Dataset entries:
━━━━━━━━━━

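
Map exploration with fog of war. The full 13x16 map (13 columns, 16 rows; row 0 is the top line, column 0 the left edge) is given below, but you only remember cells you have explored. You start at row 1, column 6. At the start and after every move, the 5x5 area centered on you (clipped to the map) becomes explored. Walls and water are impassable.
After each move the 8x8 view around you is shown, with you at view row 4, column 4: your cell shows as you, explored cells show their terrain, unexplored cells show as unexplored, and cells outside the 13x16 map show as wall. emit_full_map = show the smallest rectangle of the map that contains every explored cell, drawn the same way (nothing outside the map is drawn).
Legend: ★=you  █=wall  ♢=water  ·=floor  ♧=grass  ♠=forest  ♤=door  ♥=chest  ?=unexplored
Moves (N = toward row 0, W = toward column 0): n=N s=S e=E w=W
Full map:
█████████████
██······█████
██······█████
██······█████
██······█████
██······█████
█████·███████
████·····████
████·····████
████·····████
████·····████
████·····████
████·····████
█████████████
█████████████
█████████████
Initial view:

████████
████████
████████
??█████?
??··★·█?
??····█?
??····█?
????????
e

████████
████████
████████
?██████?
?···★██?
?····██?
?····██?
????????

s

████████
████████
?██████?
?····██?
?···★██?
?····██?
??···██?
????????

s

████████
?██████?
?····██?
?····██?
?···★██?
??···██?
??···██?
????????

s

?██████?
?····██?
?····██?
?····██?
??··★██?
??···██?
??·████?
????????

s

?····██?
?····██?
?····██?
??···██?
??··★██?
??·████?
??····█?
????????

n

?██████?
?····██?
?····██?
?····██?
??··★██?
??···██?
??·████?
??····█?

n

████████
?██████?
?····██?
?····██?
?···★██?
??···██?
??···██?
??·████?

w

████████
??██████
??····██
??····██
??··★·██
??····██
??····██
???·████

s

??██████
??····██
??····██
??····██
??··★·██
??····██
??█·████
???····█

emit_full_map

██████
····██
····██
····██
··★·██
····██
█·████
?····█

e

?██████?
?····██?
?····██?
?····██?
?···★██?
?····██?
?█·████?
??····█?

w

??██████
??····██
??····██
??····██
??··★·██
??····██
??█·████
???····█

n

████████
??██████
??····██
??····██
??··★·██
??····██
??····██
??█·████

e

████████
?██████?
?····██?
?····██?
?···★██?
?····██?
?····██?
?█·████?

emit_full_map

██████
····██
····██
···★██
····██
····██
█·████
?····█


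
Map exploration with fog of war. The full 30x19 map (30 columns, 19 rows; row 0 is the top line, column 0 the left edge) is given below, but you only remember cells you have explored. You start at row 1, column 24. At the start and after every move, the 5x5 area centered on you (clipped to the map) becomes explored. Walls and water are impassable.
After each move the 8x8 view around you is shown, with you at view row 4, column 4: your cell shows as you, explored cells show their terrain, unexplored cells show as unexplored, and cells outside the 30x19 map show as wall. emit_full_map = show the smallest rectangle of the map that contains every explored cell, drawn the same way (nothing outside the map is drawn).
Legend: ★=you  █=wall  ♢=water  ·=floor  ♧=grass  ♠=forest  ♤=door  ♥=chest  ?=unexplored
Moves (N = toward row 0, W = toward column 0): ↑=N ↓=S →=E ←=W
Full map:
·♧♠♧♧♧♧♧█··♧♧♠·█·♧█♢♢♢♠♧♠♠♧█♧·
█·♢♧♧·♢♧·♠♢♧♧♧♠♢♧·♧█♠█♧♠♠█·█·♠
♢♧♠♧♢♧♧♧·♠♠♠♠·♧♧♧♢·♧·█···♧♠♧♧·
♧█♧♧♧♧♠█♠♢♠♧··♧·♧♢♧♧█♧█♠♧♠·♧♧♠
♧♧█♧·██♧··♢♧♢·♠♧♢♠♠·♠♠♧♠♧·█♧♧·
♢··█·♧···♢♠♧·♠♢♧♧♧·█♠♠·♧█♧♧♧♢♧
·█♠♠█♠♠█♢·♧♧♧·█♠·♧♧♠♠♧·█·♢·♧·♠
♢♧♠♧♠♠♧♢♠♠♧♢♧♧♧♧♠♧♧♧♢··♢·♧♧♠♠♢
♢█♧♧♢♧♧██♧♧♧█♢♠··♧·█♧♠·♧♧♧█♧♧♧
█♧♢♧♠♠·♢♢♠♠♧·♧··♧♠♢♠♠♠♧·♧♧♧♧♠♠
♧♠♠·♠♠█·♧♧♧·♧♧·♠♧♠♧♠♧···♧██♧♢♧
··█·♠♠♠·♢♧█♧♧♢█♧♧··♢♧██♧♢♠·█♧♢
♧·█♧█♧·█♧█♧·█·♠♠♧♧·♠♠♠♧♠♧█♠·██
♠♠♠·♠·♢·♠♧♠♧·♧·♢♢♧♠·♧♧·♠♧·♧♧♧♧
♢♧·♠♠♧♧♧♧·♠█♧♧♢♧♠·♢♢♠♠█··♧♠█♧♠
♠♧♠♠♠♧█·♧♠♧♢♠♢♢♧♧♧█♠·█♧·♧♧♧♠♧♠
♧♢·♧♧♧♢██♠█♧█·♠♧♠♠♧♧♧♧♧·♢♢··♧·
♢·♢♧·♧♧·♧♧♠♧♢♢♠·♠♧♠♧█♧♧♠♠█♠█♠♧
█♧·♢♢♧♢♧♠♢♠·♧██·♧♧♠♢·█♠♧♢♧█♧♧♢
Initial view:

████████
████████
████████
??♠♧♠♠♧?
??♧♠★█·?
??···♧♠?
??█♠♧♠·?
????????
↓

████████
████████
??♠♧♠♠♧?
??♧♠♠█·?
??··★♧♠?
??█♠♧♠·?
??♧♠♧·█?
????????

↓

████████
??♠♧♠♠♧?
??♧♠♠█·?
??···♧♠?
??█♠★♠·?
??♧♠♧·█?
??·♧█♧♧?
????????

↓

??♠♧♠♠♧?
??♧♠♠█·?
??···♧♠?
??█♠♧♠·?
??♧♠★·█?
??·♧█♧♧?
??·█·♢·?
????????

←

???♠♧♠♠♧
???♧♠♠█·
??█···♧♠
??♧█♠♧♠·
??♠♧★♧·█
??♠·♧█♧♧
??♧·█·♢·
????????

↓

???♧♠♠█·
??█···♧♠
??♧█♠♧♠·
??♠♧♠♧·█
??♠·★█♧♧
??♧·█·♢·
??··♢·♧?
????????

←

????♧♠♠█
???█···♧
??█♧█♠♧♠
??♠♠♧♠♧·
??♠♠★♧█♧
??♠♧·█·♢
??♢··♢·♧
????????

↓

???█···♧
??█♧█♠♧♠
??♠♠♧♠♧·
??♠♠·♧█♧
??♠♧★█·♢
??♢··♢·♧
??♧♠·♧♧?
????????

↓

??█♧█♠♧♠
??♠♠♧♠♧·
??♠♠·♧█♧
??♠♧·█·♢
??♢·★♢·♧
??♧♠·♧♧?
??♠♠♧·♧?
????????

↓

??♠♠♧♠♧·
??♠♠·♧█♧
??♠♧·█·♢
??♢··♢·♧
??♧♠★♧♧?
??♠♠♧·♧?
??♧···♧?
????????

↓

??♠♠·♧█♧
??♠♧·█·♢
??♢··♢·♧
??♧♠·♧♧?
??♠♠★·♧?
??♧···♧?
??♧██♧♢?
????????

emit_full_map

??♠♧♠♠♧
??♧♠♠█·
?█···♧♠
█♧█♠♧♠·
♠♠♧♠♧·█
♠♠·♧█♧♧
♠♧·█·♢·
♢··♢·♧?
♧♠·♧♧??
♠♠★·♧??
♧···♧??
♧██♧♢??

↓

??♠♧·█·♢
??♢··♢·♧
??♧♠·♧♧?
??♠♠♧·♧?
??♧·★·♧?
??♧██♧♢?
??♠♠♧♠♧?
????????

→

?♠♧·█·♢·
?♢··♢·♧?
?♧♠·♧♧♧?
?♠♠♧·♧♧?
?♧··★♧█?
?♧██♧♢♠?
?♠♠♧♠♧█?
????????

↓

?♢··♢·♧?
?♧♠·♧♧♧?
?♠♠♧·♧♧?
?♧···♧█?
?♧██★♢♠?
?♠♠♧♠♧█?
??♧·♠♧·?
????????

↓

?♧♠·♧♧♧?
?♠♠♧·♧♧?
?♧···♧█?
?♧██♧♢♠?
?♠♠♧★♧█?
??♧·♠♧·?
??♠█··♧?
????????

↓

?♠♠♧·♧♧?
?♧···♧█?
?♧██♧♢♠?
?♠♠♧♠♧█?
??♧·★♧·?
??♠█··♧?
??█♧·♧♧?
????????

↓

?♧···♧█?
?♧██♧♢♠?
?♠♠♧♠♧█?
??♧·♠♧·?
??♠█★·♧?
??█♧·♧♧?
??♧♧·♢♢?
????????

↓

?♧██♧♢♠?
?♠♠♧♠♧█?
??♧·♠♧·?
??♠█··♧?
??█♧★♧♧?
??♧♧·♢♢?
??♧♧♠♠█?
????????

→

♧██♧♢♠??
♠♠♧♠♧█??
?♧·♠♧·♧?
?♠█··♧♠?
?█♧·★♧♧?
?♧♧·♢♢·?
?♧♧♠♠█♠?
????????

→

██♧♢♠???
♠♧♠♧█???
♧·♠♧·♧♧?
♠█··♧♠█?
█♧·♧★♧♠?
♧♧·♢♢··?
♧♧♠♠█♠█?
????????

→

█♧♢♠????
♧♠♧█????
·♠♧·♧♧♧?
█··♧♠█♧?
♧·♧♧★♠♧?
♧·♢♢··♧?
♧♠♠█♠█♠?
????????

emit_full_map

??♠♧♠♠♧??
??♧♠♠█·??
?█···♧♠??
█♧█♠♧♠·??
♠♠♧♠♧·█??
♠♠·♧█♧♧??
♠♧·█·♢·??
♢··♢·♧???
♧♠·♧♧♧???
♠♠♧·♧♧???
♧···♧█???
♧██♧♢♠???
♠♠♧♠♧█???
?♧·♠♧·♧♧♧
?♠█··♧♠█♧
?█♧·♧♧★♠♧
?♧♧·♢♢··♧
?♧♧♠♠█♠█♠

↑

··♧█????
█♧♢♠????
♧♠♧█♠·█?
·♠♧·♧♧♧?
█··♧★█♧?
♧·♧♧♧♠♧?
♧·♢♢··♧?
♧♠♠█♠█♠?

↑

♧·♧♧????
··♧█????
█♧♢♠·█♧?
♧♠♧█♠·█?
·♠♧·★♧♧?
█··♧♠█♧?
♧·♧♧♧♠♧?
♧·♢♢··♧?

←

♠♧·♧♧???
···♧█???
██♧♢♠·█♧
♠♧♠♧█♠·█
♧·♠♧★♧♧♧
♠█··♧♠█♧
█♧·♧♧♧♠♧
♧♧·♢♢··♧

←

♠♠♧·♧♧??
♧···♧█??
♧██♧♢♠·█
♠♠♧♠♧█♠·
?♧·♠★·♧♧
?♠█··♧♠█
?█♧·♧♧♧♠
?♧♧·♢♢··

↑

♧♠·♧♧♧??
♠♠♧·♧♧??
♧···♧██?
♧██♧♢♠·█
♠♠♧♠★█♠·
?♧·♠♧·♧♧
?♠█··♧♠█
?█♧·♧♧♧♠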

━━━━━━━━━━

Task item
All lines of the data above that include the word "remember" must be shown.

Written answer
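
Map exploration with fog of war. The full 13x16 map (13 columns, 16 rows; row 0 is the top line, column 0 the left edge) is given below, but you only remember cells you have explored. You start at row 1, column 6. At the start and after every move, the 5x5 area centered on you (clipped to the map) becomes explored. Walls and water are impassable.
Map exploration with fog of war. The full 30x19 map (30 columns, 19 rows; row 0 is the top line, column 0 the left edge) is given below, but you only remember cells you have explored. You start at row 1, column 24. At the start and after every move, the 5x5 area centered on you (clipped to the map) becomes explored. Walls and water are impassable.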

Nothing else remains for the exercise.